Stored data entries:
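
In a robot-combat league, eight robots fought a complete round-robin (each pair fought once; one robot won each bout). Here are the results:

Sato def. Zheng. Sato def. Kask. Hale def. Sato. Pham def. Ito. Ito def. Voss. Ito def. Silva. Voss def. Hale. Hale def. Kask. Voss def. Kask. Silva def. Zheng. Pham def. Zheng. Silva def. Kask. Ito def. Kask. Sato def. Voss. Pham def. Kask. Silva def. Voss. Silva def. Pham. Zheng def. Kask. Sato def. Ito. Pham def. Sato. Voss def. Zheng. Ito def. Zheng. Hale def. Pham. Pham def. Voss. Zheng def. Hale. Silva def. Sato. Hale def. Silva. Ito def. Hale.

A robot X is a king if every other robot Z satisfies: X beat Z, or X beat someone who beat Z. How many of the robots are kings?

4

Zheng cannot reach Voss, Ito in two steps.
Voss cannot reach Ito in two steps.
Sato cannot reach Pham in two steps.
Ito reaches everyone (king).
Hale reaches everyone (king).
Pham reaches everyone (king).
Silva reaches everyone (king).
Kask cannot reach Zheng, Voss, Sato, Ito, Hale, Pham, Silva in two steps.
Kings: Ito, Hale, Pham, Silva — 4.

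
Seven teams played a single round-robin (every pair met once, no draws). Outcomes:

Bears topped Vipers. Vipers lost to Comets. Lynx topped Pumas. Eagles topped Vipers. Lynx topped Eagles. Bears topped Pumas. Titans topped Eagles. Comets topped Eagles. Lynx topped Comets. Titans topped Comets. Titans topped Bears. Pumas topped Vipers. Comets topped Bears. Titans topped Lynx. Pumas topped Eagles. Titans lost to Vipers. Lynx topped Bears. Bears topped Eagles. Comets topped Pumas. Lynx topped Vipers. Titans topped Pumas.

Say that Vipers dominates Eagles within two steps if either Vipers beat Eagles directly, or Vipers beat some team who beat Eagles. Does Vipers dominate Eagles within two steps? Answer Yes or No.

Yes

Vipers did not beat Eagles directly.
Vipers beat Titans. Of those, Titans beat Eagles.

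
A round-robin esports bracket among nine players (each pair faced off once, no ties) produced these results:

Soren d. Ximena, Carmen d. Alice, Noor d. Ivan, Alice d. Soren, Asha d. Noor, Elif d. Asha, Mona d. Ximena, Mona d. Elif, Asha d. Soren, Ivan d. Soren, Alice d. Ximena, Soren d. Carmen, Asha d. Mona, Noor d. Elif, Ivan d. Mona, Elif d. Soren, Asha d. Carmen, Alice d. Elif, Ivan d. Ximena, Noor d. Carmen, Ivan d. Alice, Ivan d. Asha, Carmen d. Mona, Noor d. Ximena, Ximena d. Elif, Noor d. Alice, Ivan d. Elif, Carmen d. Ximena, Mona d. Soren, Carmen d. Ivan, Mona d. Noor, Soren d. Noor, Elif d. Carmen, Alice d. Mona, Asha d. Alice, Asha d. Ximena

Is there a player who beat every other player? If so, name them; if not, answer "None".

None

Highest win total is Ivan with 6 (out of 8 possible).
Ivan lost to Carmen, Noor, so no player went undefeated.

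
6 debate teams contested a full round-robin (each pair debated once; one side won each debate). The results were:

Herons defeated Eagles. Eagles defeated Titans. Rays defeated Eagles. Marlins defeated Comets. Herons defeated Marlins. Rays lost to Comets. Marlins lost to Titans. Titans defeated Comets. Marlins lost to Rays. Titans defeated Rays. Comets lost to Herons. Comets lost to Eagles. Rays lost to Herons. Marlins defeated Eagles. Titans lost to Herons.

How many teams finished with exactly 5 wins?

Win totals: Comets 1, Herons 5, Marlins 2, Titans 3, Rays 2, Eagles 2.
Exactly 5: Herons — 1 team.

1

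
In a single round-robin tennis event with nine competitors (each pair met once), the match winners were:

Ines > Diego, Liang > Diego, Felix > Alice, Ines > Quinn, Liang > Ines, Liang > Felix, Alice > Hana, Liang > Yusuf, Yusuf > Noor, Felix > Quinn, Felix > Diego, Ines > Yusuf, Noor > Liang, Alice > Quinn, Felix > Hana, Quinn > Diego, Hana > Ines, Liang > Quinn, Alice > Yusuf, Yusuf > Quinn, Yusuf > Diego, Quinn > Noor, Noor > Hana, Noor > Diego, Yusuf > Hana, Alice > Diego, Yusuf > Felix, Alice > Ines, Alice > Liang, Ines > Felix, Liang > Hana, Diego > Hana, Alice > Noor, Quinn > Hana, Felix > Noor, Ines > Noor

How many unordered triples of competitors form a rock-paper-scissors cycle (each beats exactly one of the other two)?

12

Win totals: Felix 5, Ines 5, Quinn 3, Hana 1, Diego 1, Alice 7, Liang 6, Yusuf 5, Noor 3.
A competitor with w wins dominates both others in C(w,2) triples; summing gives 10 + 10 + 3 + 0 + 0 + 21 + 15 + 10 + 3 = 72 transitive triples.
Total triples C(9,3) = 84, so cyclic triples = 84 − 72 = 12.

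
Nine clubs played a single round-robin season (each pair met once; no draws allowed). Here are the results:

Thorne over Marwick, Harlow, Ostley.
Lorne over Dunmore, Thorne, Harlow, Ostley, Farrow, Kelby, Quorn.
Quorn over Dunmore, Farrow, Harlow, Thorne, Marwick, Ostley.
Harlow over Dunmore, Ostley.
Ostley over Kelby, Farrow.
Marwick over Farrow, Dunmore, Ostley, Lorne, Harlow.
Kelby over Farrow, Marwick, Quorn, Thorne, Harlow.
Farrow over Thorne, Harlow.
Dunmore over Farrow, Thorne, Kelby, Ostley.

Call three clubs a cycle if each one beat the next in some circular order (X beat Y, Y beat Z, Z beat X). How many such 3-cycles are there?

Win totals: Farrow 2, Dunmore 4, Thorne 3, Kelby 5, Harlow 2, Lorne 7, Marwick 5, Ostley 2, Quorn 6.
A club with w wins dominates both others in C(w,2) triples; summing gives 1 + 6 + 3 + 10 + 1 + 21 + 10 + 1 + 15 = 68 transitive triples.
Total triples C(9,3) = 84, so cyclic triples = 84 − 68 = 16.

16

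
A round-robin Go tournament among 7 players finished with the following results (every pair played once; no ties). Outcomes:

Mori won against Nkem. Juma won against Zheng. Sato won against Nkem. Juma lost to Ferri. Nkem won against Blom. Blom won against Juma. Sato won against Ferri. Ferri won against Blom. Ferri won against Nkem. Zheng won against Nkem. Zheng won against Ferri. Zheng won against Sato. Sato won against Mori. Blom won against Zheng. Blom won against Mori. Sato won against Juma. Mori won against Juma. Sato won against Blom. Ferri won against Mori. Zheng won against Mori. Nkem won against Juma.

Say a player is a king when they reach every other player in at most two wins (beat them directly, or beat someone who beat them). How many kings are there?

Ferri cannot reach Sato in two steps.
Sato reaches everyone (king).
Mori cannot reach Ferri, Sato in two steps.
Zheng reaches everyone (king).
Blom reaches everyone (king).
Juma cannot reach Blom in two steps.
Nkem cannot reach Ferri, Sato in two steps.
Kings: Sato, Zheng, Blom — 3.

3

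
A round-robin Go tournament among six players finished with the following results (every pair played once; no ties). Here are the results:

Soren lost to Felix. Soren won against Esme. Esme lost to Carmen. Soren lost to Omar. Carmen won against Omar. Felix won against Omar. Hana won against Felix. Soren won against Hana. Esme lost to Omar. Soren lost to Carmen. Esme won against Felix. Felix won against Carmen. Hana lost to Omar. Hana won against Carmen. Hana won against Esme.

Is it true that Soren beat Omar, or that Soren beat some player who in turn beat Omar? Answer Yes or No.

No

Soren did not beat Omar directly.
Soren beat Hana, Esme, but each of them lost to Omar. No two-step path.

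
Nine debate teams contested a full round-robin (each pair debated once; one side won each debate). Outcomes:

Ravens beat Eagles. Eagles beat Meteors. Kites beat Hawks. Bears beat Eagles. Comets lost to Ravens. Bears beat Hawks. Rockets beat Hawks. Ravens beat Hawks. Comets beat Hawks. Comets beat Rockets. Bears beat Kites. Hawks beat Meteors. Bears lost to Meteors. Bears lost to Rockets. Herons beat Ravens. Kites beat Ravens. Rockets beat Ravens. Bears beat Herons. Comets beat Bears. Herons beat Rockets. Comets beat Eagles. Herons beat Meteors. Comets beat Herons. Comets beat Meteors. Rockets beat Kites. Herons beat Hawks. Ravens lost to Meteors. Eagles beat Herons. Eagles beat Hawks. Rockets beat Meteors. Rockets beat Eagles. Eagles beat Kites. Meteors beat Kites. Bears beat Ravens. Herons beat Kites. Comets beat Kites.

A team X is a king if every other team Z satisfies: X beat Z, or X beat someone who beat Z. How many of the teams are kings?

Hawks cannot reach Herons, Rockets, Eagles, Comets in two steps.
Ravens reaches everyone (king).
Herons reaches everyone (king).
Rockets reaches everyone (king).
Kites cannot reach Herons, Rockets, Bears in two steps.
Eagles cannot reach Comets in two steps.
Meteors cannot reach Rockets in two steps.
Bears reaches everyone (king).
Comets reaches everyone (king).
Kings: Ravens, Herons, Rockets, Bears, Comets — 5.

5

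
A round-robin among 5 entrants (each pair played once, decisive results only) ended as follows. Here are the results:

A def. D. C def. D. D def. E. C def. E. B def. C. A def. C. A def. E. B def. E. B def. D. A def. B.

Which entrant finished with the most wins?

Win totals: A 4, B 3, C 2, D 1, E 0.
A leads with 4 wins (next highest: 3).

A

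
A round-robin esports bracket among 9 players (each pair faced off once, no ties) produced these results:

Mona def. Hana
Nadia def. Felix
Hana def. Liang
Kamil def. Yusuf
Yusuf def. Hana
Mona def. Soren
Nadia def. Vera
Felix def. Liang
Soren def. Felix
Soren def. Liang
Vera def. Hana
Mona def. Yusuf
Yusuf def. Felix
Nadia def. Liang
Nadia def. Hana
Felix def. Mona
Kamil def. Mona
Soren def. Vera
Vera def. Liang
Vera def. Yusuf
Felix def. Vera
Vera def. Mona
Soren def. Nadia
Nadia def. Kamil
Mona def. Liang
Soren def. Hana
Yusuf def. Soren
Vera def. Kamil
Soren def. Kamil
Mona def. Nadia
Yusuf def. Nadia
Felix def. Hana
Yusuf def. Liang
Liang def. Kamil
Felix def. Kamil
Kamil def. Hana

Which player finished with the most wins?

Win totals: Nadia 5, Hana 1, Soren 6, Kamil 3, Mona 5, Yusuf 5, Felix 5, Vera 5, Liang 1.
Soren leads with 6 wins (next highest: 5).

Soren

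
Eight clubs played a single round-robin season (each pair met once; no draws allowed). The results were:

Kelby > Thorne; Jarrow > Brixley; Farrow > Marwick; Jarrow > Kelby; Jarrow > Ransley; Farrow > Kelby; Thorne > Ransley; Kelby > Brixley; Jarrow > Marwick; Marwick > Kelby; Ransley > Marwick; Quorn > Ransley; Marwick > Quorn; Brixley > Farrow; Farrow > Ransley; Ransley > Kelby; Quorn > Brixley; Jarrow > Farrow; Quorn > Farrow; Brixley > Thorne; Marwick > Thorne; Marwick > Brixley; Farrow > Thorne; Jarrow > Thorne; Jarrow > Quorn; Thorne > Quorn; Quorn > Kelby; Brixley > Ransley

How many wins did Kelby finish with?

Kelby's results: beat Thorne, Brixley; lost to Marwick, Jarrow, Farrow, Quorn, Ransley.
That is 2 wins.

2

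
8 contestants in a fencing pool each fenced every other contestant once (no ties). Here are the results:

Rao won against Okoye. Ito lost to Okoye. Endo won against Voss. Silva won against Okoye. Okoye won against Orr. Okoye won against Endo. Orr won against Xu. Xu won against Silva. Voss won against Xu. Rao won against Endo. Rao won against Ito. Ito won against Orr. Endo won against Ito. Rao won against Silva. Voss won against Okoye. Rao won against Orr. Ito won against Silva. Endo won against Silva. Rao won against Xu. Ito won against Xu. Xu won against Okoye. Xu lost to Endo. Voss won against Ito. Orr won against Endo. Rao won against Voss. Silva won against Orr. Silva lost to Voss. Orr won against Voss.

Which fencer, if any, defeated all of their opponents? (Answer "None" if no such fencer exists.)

Rao has 7 wins out of 7 opponents — a perfect record.

Rao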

How to complete this task:
Find and copy each line of the data where "allowed" is present.

Task solution:
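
Nine clubs played a single round-robin season (each pair met once; no draws allowed). Here are the results:
Eight clubs played a single round-robin season (each pair met once; no draws allowed). The results were: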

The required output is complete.